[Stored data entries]
□ □ □ □ □
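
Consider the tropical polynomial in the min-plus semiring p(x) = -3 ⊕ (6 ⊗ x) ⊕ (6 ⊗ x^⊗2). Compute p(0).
p(0) = -3

A tropical monomial a ⊗ x^⊗i evaluates to a + i · x. Evaluating each term at x = 0:
  Term 0 contributes -3 + 0 · 0 = -3
  Term 1 contributes 6 + 1 · 0 = 6
  Term 2 contributes 6 + 2 · 0 = 6
p(0) = ⊕ of these = min[-3, 6, 6] = -3.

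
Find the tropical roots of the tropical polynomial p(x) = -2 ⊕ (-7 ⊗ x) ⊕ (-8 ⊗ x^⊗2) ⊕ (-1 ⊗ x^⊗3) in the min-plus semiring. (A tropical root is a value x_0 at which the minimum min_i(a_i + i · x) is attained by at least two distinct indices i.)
Roots: {-7, 1, 5}

Each tropical root is a break point of the lower envelope of the lines y = a_i + i · x (there are 4 lines, with slopes 0, 1, ..., 3). Only the lines that attain the minimum somewhere contribute to roots; other lines are dominated. Here the surviving (envelope) indices are i = 3, i = 2, i = 1, i = 0.
Intersections between consecutive envelope lines give the roots: for adjacent envelope indices i < j the intersection is x = (a_i − a_j) / (j − i). Reading off the sorted break points: {-7, 1, 5}.
Verification: at each break x_0, at least two indices attain the minimum of min_i(a_i + i · x_0).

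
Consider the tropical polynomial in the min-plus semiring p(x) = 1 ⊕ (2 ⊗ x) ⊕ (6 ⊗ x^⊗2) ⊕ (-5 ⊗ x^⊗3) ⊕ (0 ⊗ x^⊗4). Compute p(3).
p(3) = 1

A tropical monomial a ⊗ x^⊗i evaluates to a + i · x. Evaluating each term at x = 3:
  Term 0 contributes 1 + 0 · 3 = 1
  Term 1 contributes 2 + 1 · 3 = 5
  Term 2 contributes 6 + 2 · 3 = 12
  Term 3 contributes -5 + 3 · 3 = 4
  Term 4 contributes 0 + 4 · 3 = 12
p(3) = ⊕ of these = min[1, 5, 12, 4, 12] = 1.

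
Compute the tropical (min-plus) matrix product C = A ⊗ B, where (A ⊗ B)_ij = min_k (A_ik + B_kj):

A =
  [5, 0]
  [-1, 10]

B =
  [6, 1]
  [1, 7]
A ⊗ B =
  [1, 6]
  [5, 0]

Apply the min-plus product entry-by-entry:
  C[0][0] = min over k of (A[0][0] + B[0][0] = 5 + 6 = 11, A[0][1] + B[1][0] = 0 + 1 = 1) = 1 (attained at k = 1)
  C[0][1] = min over k of (A[0][0] + B[0][1] = 5 + 1 = 6, A[0][1] + B[1][1] = 0 + 7 = 7) = 6 (attained at k = 0)
  C[1][0] = min over k of (A[1][0] + B[0][0] = -1 + 6 = 5, A[1][1] + B[1][0] = 10 + 1 = 11) = 5 (attained at k = 0)
  C[1][1] = min over k of (A[1][0] + B[0][1] = -1 + 1 = 0, A[1][1] + B[1][1] = 10 + 7 = 17) = 0 (attained at k = 0)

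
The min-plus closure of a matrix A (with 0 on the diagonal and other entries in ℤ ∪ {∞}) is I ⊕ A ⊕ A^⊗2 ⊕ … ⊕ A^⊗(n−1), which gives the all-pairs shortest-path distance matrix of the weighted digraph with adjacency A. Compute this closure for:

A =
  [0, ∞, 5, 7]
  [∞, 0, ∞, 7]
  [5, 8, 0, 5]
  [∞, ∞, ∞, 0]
Closure =
  [0, 13, 5, 7]
  [∞, 0, ∞, 7]
  [5, 8, 0, 5]
  [∞, ∞, ∞, 0]

This is the Floyd-Warshall all-pairs shortest-path computation. For each intermediate vertex k = 0, 1, …, 3, update dist[i][j] ← min(dist[i][j], dist[i][k] + dist[k][j]). The final matrix gives, for each (i, j), the minimum total weight of any directed path from i to j (possibly empty when i = j).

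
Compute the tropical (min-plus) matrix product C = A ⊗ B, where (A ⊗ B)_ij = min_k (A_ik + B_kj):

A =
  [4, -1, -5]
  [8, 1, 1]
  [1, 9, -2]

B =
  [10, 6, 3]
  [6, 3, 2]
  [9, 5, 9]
A ⊗ B =
  [4, 0, 1]
  [7, 4, 3]
  [7, 3, 4]

Apply the min-plus product entry-by-entry:
  C[0][0] = min over k of (A[0][0] + B[0][0] = 4 + 10 = 14, A[0][1] + B[1][0] = -1 + 6 = 5, A[0][2] + B[2][0] = -5 + 9 = 4) = 4 (attained at k = 2)
  C[0][1] = min over k of (A[0][0] + B[0][1] = 4 + 6 = 10, A[0][1] + B[1][1] = -1 + 3 = 2, A[0][2] + B[2][1] = -5 + 5 = 0) = 0 (attained at k = 2)
  C[0][2] = min over k of (A[0][0] + B[0][2] = 4 + 3 = 7, A[0][1] + B[1][2] = -1 + 2 = 1, A[0][2] + B[2][2] = -5 + 9 = 4) = 1 (attained at k = 1)
  C[1][0] = min over k of (A[1][0] + B[0][0] = 8 + 10 = 18, A[1][1] + B[1][0] = 1 + 6 = 7, A[1][2] + B[2][0] = 1 + 9 = 10) = 7 (attained at k = 1)
  C[1][1] = min over k of (A[1][0] + B[0][1] = 8 + 6 = 14, A[1][1] + B[1][1] = 1 + 3 = 4, A[1][2] + B[2][1] = 1 + 5 = 6) = 4 (attained at k = 1)
  C[1][2] = min over k of (A[1][0] + B[0][2] = 8 + 3 = 11, A[1][1] + B[1][2] = 1 + 2 = 3, A[1][2] + B[2][2] = 1 + 9 = 10) = 3 (attained at k = 1)
  C[2][0] = min over k of (A[2][0] + B[0][0] = 1 + 10 = 11, A[2][1] + B[1][0] = 9 + 6 = 15, A[2][2] + B[2][0] = -2 + 9 = 7) = 7 (attained at k = 2)
  C[2][1] = min over k of (A[2][0] + B[0][1] = 1 + 6 = 7, A[2][1] + B[1][1] = 9 + 3 = 12, A[2][2] + B[2][1] = -2 + 5 = 3) = 3 (attained at k = 2)
  C[2][2] = min over k of (A[2][0] + B[0][2] = 1 + 3 = 4, A[2][1] + B[1][2] = 9 + 2 = 11, A[2][2] + B[2][2] = -2 + 9 = 7) = 4 (attained at k = 0)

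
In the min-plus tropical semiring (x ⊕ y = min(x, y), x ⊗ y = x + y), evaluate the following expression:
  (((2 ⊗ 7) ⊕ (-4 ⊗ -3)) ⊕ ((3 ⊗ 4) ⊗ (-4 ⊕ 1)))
(((2 ⊗ 7) ⊕ (-4 ⊗ -3)) ⊕ ((3 ⊗ 4) ⊗ (-4 ⊕ 1))) = -7

Expand innermost to outermost. Recall ⊕ takes the minimum of its arguments and ⊗ takes their sum. Working out the expression (((2 ⊗ 7) ⊕ (-4 ⊗ -3)) ⊕ ((3 ⊗ 4) ⊗ (-4 ⊕ 1))) gives -7.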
□ □ □ □ □
Your objective: The entries above are to be retyped exactly.

Written reply:
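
Consider the tropical polynomial in the min-plus semiring p(x) = -3 ⊕ (6 ⊗ x) ⊕ (6 ⊗ x^⊗2). Compute p(0).
p(0) = -3

A tropical monomial a ⊗ x^⊗i evaluates to a + i · x. Evaluating each term at x = 0:
  Term 0 contributes -3 + 0 · 0 = -3
  Term 1 contributes 6 + 1 · 0 = 6
  Term 2 contributes 6 + 2 · 0 = 6
p(0) = ⊕ of these = min[-3, 6, 6] = -3.

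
Find the tropical roots of the tropical polynomial p(x) = -2 ⊕ (-7 ⊗ x) ⊕ (-8 ⊗ x^⊗2) ⊕ (-1 ⊗ x^⊗3) in the min-plus semiring. (A tropical root is a value x_0 at which the minimum min_i(a_i + i · x) is attained by at least two distinct indices i.)
Roots: {-7, 1, 5}

Each tropical root is a break point of the lower envelope of the lines y = a_i + i · x (there are 4 lines, with slopes 0, 1, ..., 3). Only the lines that attain the minimum somewhere contribute to roots; other lines are dominated. Here the surviving (envelope) indices are i = 3, i = 2, i = 1, i = 0.
Intersections between consecutive envelope lines give the roots: for adjacent envelope indices i < j the intersection is x = (a_i − a_j) / (j − i). Reading off the sorted break points: {-7, 1, 5}.
Verification: at each break x_0, at least two indices attain the minimum of min_i(a_i + i · x_0).

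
Consider the tropical polynomial in the min-plus semiring p(x) = 1 ⊕ (2 ⊗ x) ⊕ (6 ⊗ x^⊗2) ⊕ (-5 ⊗ x^⊗3) ⊕ (0 ⊗ x^⊗4). Compute p(3).
p(3) = 1

A tropical monomial a ⊗ x^⊗i evaluates to a + i · x. Evaluating each term at x = 3:
  Term 0 contributes 1 + 0 · 3 = 1
  Term 1 contributes 2 + 1 · 3 = 5
  Term 2 contributes 6 + 2 · 3 = 12
  Term 3 contributes -5 + 3 · 3 = 4
  Term 4 contributes 0 + 4 · 3 = 12
p(3) = ⊕ of these = min[1, 5, 12, 4, 12] = 1.

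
Compute the tropical (min-plus) matrix product C = A ⊗ B, where (A ⊗ B)_ij = min_k (A_ik + B_kj):

A =
  [5, 0]
  [-1, 10]

B =
  [6, 1]
  [1, 7]
A ⊗ B =
  [1, 6]
  [5, 0]

Apply the min-plus product entry-by-entry:
  C[0][0] = min over k of (A[0][0] + B[0][0] = 5 + 6 = 11, A[0][1] + B[1][0] = 0 + 1 = 1) = 1 (attained at k = 1)
  C[0][1] = min over k of (A[0][0] + B[0][1] = 5 + 1 = 6, A[0][1] + B[1][1] = 0 + 7 = 7) = 6 (attained at k = 0)
  C[1][0] = min over k of (A[1][0] + B[0][0] = -1 + 6 = 5, A[1][1] + B[1][0] = 10 + 1 = 11) = 5 (attained at k = 0)
  C[1][1] = min over k of (A[1][0] + B[0][1] = -1 + 1 = 0, A[1][1] + B[1][1] = 10 + 7 = 17) = 0 (attained at k = 0)

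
The min-plus closure of a matrix A (with 0 on the diagonal and other entries in ℤ ∪ {∞}) is I ⊕ A ⊕ A^⊗2 ⊕ … ⊕ A^⊗(n−1), which gives the all-pairs shortest-path distance matrix of the weighted digraph with adjacency A. Compute this closure for:

A =
  [0, ∞, 5, 7]
  [∞, 0, ∞, 7]
  [5, 8, 0, 5]
  [∞, ∞, ∞, 0]
Closure =
  [0, 13, 5, 7]
  [∞, 0, ∞, 7]
  [5, 8, 0, 5]
  [∞, ∞, ∞, 0]

This is the Floyd-Warshall all-pairs shortest-path computation. For each intermediate vertex k = 0, 1, …, 3, update dist[i][j] ← min(dist[i][j], dist[i][k] + dist[k][j]). The final matrix gives, for each (i, j), the minimum total weight of any directed path from i to j (possibly empty when i = j).

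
Compute the tropical (min-plus) matrix product C = A ⊗ B, where (A ⊗ B)_ij = min_k (A_ik + B_kj):

A =
  [4, -1, -5]
  [8, 1, 1]
  [1, 9, -2]

B =
  [10, 6, 3]
  [6, 3, 2]
  [9, 5, 9]
A ⊗ B =
  [4, 0, 1]
  [7, 4, 3]
  [7, 3, 4]

Apply the min-plus product entry-by-entry:
  C[0][0] = min over k of (A[0][0] + B[0][0] = 4 + 10 = 14, A[0][1] + B[1][0] = -1 + 6 = 5, A[0][2] + B[2][0] = -5 + 9 = 4) = 4 (attained at k = 2)
  C[0][1] = min over k of (A[0][0] + B[0][1] = 4 + 6 = 10, A[0][1] + B[1][1] = -1 + 3 = 2, A[0][2] + B[2][1] = -5 + 5 = 0) = 0 (attained at k = 2)
  C[0][2] = min over k of (A[0][0] + B[0][2] = 4 + 3 = 7, A[0][1] + B[1][2] = -1 + 2 = 1, A[0][2] + B[2][2] = -5 + 9 = 4) = 1 (attained at k = 1)
  C[1][0] = min over k of (A[1][0] + B[0][0] = 8 + 10 = 18, A[1][1] + B[1][0] = 1 + 6 = 7, A[1][2] + B[2][0] = 1 + 9 = 10) = 7 (attained at k = 1)
  C[1][1] = min over k of (A[1][0] + B[0][1] = 8 + 6 = 14, A[1][1] + B[1][1] = 1 + 3 = 4, A[1][2] + B[2][1] = 1 + 5 = 6) = 4 (attained at k = 1)
  C[1][2] = min over k of (A[1][0] + B[0][2] = 8 + 3 = 11, A[1][1] + B[1][2] = 1 + 2 = 3, A[1][2] + B[2][2] = 1 + 9 = 10) = 3 (attained at k = 1)
  C[2][0] = min over k of (A[2][0] + B[0][0] = 1 + 10 = 11, A[2][1] + B[1][0] = 9 + 6 = 15, A[2][2] + B[2][0] = -2 + 9 = 7) = 7 (attained at k = 2)
  C[2][1] = min over k of (A[2][0] + B[0][1] = 1 + 6 = 7, A[2][1] + B[1][1] = 9 + 3 = 12, A[2][2] + B[2][1] = -2 + 5 = 3) = 3 (attained at k = 2)
  C[2][2] = min over k of (A[2][0] + B[0][2] = 1 + 3 = 4, A[2][1] + B[1][2] = 9 + 2 = 11, A[2][2] + B[2][2] = -2 + 9 = 7) = 4 (attained at k = 0)

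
In the min-plus tropical semiring (x ⊕ y = min(x, y), x ⊗ y = x + y), evaluate the following expression:
  (((2 ⊗ 7) ⊕ (-4 ⊗ -3)) ⊕ ((3 ⊗ 4) ⊗ (-4 ⊕ 1)))
(((2 ⊗ 7) ⊕ (-4 ⊗ -3)) ⊕ ((3 ⊗ 4) ⊗ (-4 ⊕ 1))) = -7

Expand innermost to outermost. Recall ⊕ takes the minimum of its arguments and ⊗ takes their sum. Working out the expression (((2 ⊗ 7) ⊕ (-4 ⊗ -3)) ⊕ ((3 ⊗ 4) ⊗ (-4 ⊕ 1))) gives -7.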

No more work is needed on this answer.